> [MATERIALS PROVIDED]:
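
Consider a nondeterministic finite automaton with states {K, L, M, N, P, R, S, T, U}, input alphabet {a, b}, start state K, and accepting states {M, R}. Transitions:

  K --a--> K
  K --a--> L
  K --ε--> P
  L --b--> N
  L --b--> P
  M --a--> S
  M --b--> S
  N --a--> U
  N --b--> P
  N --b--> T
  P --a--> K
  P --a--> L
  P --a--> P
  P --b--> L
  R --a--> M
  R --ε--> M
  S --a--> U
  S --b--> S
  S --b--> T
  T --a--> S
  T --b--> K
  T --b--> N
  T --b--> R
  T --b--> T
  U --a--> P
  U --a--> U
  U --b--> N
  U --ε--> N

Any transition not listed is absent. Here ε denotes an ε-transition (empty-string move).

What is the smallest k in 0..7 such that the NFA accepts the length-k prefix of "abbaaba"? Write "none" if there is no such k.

none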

> [DESCRIPTION OF THE TASK]:
From the first line of the material above down to the line with "Any transition not", output each line exactly; include both of those lines and add no others.

> [REPLY TO THE EXERCISE]:
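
Consider a nondeterministic finite automaton with states {K, L, M, N, P, R, S, T, U}, input alphabet {a, b}, start state K, and accepting states {M, R}. Transitions:

  K --a--> K
  K --a--> L
  K --ε--> P
  L --b--> N
  L --b--> P
  M --a--> S
  M --b--> S
  N --a--> U
  N --b--> P
  N --b--> T
  P --a--> K
  P --a--> L
  P --a--> P
  P --b--> L
  R --a--> M
  R --ε--> M
  S --a--> U
  S --b--> S
  S --b--> T
  T --a--> S
  T --b--> K
  T --b--> N
  T --b--> R
  T --b--> T
  U --a--> P
  U --a--> U
  U --b--> N
  U --ε--> N

Any transition not listed is absent. Here ε denotes an ε-transition (empty-string move).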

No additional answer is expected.